REQUIRED WORK:
Only reproduce the lines from the line containing "event 4: t=28: INC q by 4" onward, exactly, through the final line of the data below.

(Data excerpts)

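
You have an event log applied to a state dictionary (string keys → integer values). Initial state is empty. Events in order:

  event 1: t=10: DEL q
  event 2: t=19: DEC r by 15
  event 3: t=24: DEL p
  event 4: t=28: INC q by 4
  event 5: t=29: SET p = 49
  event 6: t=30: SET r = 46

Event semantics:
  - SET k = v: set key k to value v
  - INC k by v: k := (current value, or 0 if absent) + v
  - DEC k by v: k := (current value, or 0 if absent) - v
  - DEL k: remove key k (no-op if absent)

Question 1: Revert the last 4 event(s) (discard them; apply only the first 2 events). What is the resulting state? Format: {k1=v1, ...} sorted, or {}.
Keep first 2 events (discard last 4):
  after event 1 (t=10: DEL q): {}
  after event 2 (t=19: DEC r by 15): {r=-15}

Answer: {r=-15}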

EXPECTED OUTPUT:
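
  event 4: t=28: INC q by 4
  event 5: t=29: SET p = 49
  event 6: t=30: SET r = 46

Event semantics:
  - SET k = v: set key k to value v
  - INC k by v: k := (current value, or 0 if absent) + v
  - DEC k by v: k := (current value, or 0 if absent) - v
  - DEL k: remove key k (no-op if absent)

Question 1: Revert the last 4 event(s) (discard them; apply only the first 2 events). What is the resulting state? Format: {k1=v1, ...} sorted, or {}.
Keep first 2 events (discard last 4):
  after event 1 (t=10: DEL q): {}
  after event 2 (t=19: DEC r by 15): {r=-15}

Answer: {r=-15}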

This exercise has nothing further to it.